* _WHAT IS BEING ASKED_: Every entry below needs to be repeated exactly.

DATA FOR THE TASK below:

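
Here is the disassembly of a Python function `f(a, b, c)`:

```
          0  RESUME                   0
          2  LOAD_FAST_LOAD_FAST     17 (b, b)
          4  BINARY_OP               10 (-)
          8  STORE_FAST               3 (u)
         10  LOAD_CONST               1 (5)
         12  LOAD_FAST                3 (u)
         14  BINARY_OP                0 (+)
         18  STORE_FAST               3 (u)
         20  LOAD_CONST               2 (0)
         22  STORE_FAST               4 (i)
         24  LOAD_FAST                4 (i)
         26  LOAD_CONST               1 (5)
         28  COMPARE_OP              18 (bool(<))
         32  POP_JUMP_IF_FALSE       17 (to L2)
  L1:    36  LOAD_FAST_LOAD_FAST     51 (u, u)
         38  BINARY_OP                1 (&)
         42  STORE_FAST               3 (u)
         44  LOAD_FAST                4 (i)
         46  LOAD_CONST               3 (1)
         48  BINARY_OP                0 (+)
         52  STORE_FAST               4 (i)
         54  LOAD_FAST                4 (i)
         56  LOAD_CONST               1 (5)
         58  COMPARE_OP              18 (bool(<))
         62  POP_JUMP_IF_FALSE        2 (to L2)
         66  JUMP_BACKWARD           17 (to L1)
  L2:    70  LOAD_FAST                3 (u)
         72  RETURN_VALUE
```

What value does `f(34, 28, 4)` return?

5

LOAD_FAST_LOAD_FAST b,b → push 28,28
BINARY_OP - → 28 - 28 = 0
STORE_FAST u → u=0
LOAD_CONST → push 5
LOAD_FAST u → push 0
BINARY_OP + → 5 + 0 = 5
STORE_FAST u → u=5
LOAD_CONST → push 0
STORE_FAST i → i=0
LOAD_FAST i → push 0
LOAD_CONST → push 5
COMPARE_OP bool(<) → 0 vs 5 = True
POP_JUMP_IF_FALSE → pop True; no jump
LOAD_FAST_LOAD_FAST u,u → push 5,5
BINARY_OP & → 5 & 5 = 5
STORE_FAST u → u=5
LOAD_FAST i → push 0
LOAD_CONST → push 1
BINARY_OP + → 0 + 1 = 1
STORE_FAST i → i=1
LOAD_FAST i → push 1
LOAD_CONST → push 5
COMPARE_OP bool(<) → 1 vs 5 = True
POP_JUMP_IF_FALSE → pop True; no jump
LOAD_FAST_LOAD_FAST u,u → push 5,5
BINARY_OP & → 5 & 5 = 5
STORE_FAST u → u=5
LOAD_FAST i → push 1
LOAD_CONST → push 1
BINARY_OP + → 1 + 1 = 2
STORE_FAST i → i=2
LOAD_FAST i → push 2
LOAD_CONST → push 5
COMPARE_OP bool(<) → 2 vs 5 = True
POP_JUMP_IF_FALSE → pop True; no jump
LOAD_FAST_LOAD_FAST u,u → push 5,5
BINARY_OP & → 5 & 5 = 5
STORE_FAST u → u=5
LOAD_FAST i → push 2
LOAD_CONST → push 1
BINARY_OP + → 2 + 1 = 3
STORE_FAST i → i=3
LOAD_FAST i → push 3
LOAD_CONST → push 5
COMPARE_OP bool(<) → 3 vs 5 = True
POP_JUMP_IF_FALSE → pop True; no jump
LOAD_FAST_LOAD_FAST u,u → push 5,5
BINARY_OP & → 5 & 5 = 5
STORE_FAST u → u=5
LOAD_FAST i → push 3
LOAD_CONST → push 1
BINARY_OP + → 3 + 1 = 4
STORE_FAST i → i=4
LOAD_FAST i → push 4
LOAD_CONST → push 5
COMPARE_OP bool(<) → 4 vs 5 = True
POP_JUMP_IF_FALSE → pop True; no jump
LOAD_FAST_LOAD_FAST u,u → push 5,5
BINARY_OP & → 5 & 5 = 5
STORE_FAST u → u=5
LOAD_FAST i → push 4
LOAD_CONST → push 1
BINARY_OP + → 4 + 1 = 5
STORE_FAST i → i=5
LOAD_FAST i → push 5
LOAD_CONST → push 5
COMPARE_OP bool(<) → 5 vs 5 = False
POP_JUMP_IF_FALSE → pop False; jump
LOAD_FAST u → push 5
RETURN_VALUE → return 5.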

End of DATA FOR THE TASK.

* _ANSWER TO THIS EXERCISE_:
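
Here is the disassembly of a Python function `f(a, b, c)`:

```
          0  RESUME                   0
          2  LOAD_FAST_LOAD_FAST     17 (b, b)
          4  BINARY_OP               10 (-)
          8  STORE_FAST               3 (u)
         10  LOAD_CONST               1 (5)
         12  LOAD_FAST                3 (u)
         14  BINARY_OP                0 (+)
         18  STORE_FAST               3 (u)
         20  LOAD_CONST               2 (0)
         22  STORE_FAST               4 (i)
         24  LOAD_FAST                4 (i)
         26  LOAD_CONST               1 (5)
         28  COMPARE_OP              18 (bool(<))
         32  POP_JUMP_IF_FALSE       17 (to L2)
  L1:    36  LOAD_FAST_LOAD_FAST     51 (u, u)
         38  BINARY_OP                1 (&)
         42  STORE_FAST               3 (u)
         44  LOAD_FAST                4 (i)
         46  LOAD_CONST               3 (1)
         48  BINARY_OP                0 (+)
         52  STORE_FAST               4 (i)
         54  LOAD_FAST                4 (i)
         56  LOAD_CONST               1 (5)
         58  COMPARE_OP              18 (bool(<))
         62  POP_JUMP_IF_FALSE        2 (to L2)
         66  JUMP_BACKWARD           17 (to L1)
  L2:    70  LOAD_FAST                3 (u)
         72  RETURN_VALUE
```

What value does `f(34, 28, 4)` return?

5

LOAD_FAST_LOAD_FAST b,b → push 28,28
BINARY_OP - → 28 - 28 = 0
STORE_FAST u → u=0
LOAD_CONST → push 5
LOAD_FAST u → push 0
BINARY_OP + → 5 + 0 = 5
STORE_FAST u → u=5
LOAD_CONST → push 0
STORE_FAST i → i=0
LOAD_FAST i → push 0
LOAD_CONST → push 5
COMPARE_OP bool(<) → 0 vs 5 = True
POP_JUMP_IF_FALSE → pop True; no jump
LOAD_FAST_LOAD_FAST u,u → push 5,5
BINARY_OP & → 5 & 5 = 5
STORE_FAST u → u=5
LOAD_FAST i → push 0
LOAD_CONST → push 1
BINARY_OP + → 0 + 1 = 1
STORE_FAST i → i=1
LOAD_FAST i → push 1
LOAD_CONST → push 5
COMPARE_OP bool(<) → 1 vs 5 = True
POP_JUMP_IF_FALSE → pop True; no jump
LOAD_FAST_LOAD_FAST u,u → push 5,5
BINARY_OP & → 5 & 5 = 5
STORE_FAST u → u=5
LOAD_FAST i → push 1
LOAD_CONST → push 1
BINARY_OP + → 1 + 1 = 2
STORE_FAST i → i=2
LOAD_FAST i → push 2
LOAD_CONST → push 5
COMPARE_OP bool(<) → 2 vs 5 = True
POP_JUMP_IF_FALSE → pop True; no jump
LOAD_FAST_LOAD_FAST u,u → push 5,5
BINARY_OP & → 5 & 5 = 5
STORE_FAST u → u=5
LOAD_FAST i → push 2
LOAD_CONST → push 1
BINARY_OP + → 2 + 1 = 3
STORE_FAST i → i=3
LOAD_FAST i → push 3
LOAD_CONST → push 5
COMPARE_OP bool(<) → 3 vs 5 = True
POP_JUMP_IF_FALSE → pop True; no jump
LOAD_FAST_LOAD_FAST u,u → push 5,5
BINARY_OP & → 5 & 5 = 5
STORE_FAST u → u=5
LOAD_FAST i → push 3
LOAD_CONST → push 1
BINARY_OP + → 3 + 1 = 4
STORE_FAST i → i=4
LOAD_FAST i → push 4
LOAD_CONST → push 5
COMPARE_OP bool(<) → 4 vs 5 = True
POP_JUMP_IF_FALSE → pop True; no jump
LOAD_FAST_LOAD_FAST u,u → push 5,5
BINARY_OP & → 5 & 5 = 5
STORE_FAST u → u=5
LOAD_FAST i → push 4
LOAD_CONST → push 1
BINARY_OP + → 4 + 1 = 5
STORE_FAST i → i=5
LOAD_FAST i → push 5
LOAD_CONST → push 5
COMPARE_OP bool(<) → 5 vs 5 = False
POP_JUMP_IF_FALSE → pop False; jump
LOAD_FAST u → push 5
RETURN_VALUE → return 5.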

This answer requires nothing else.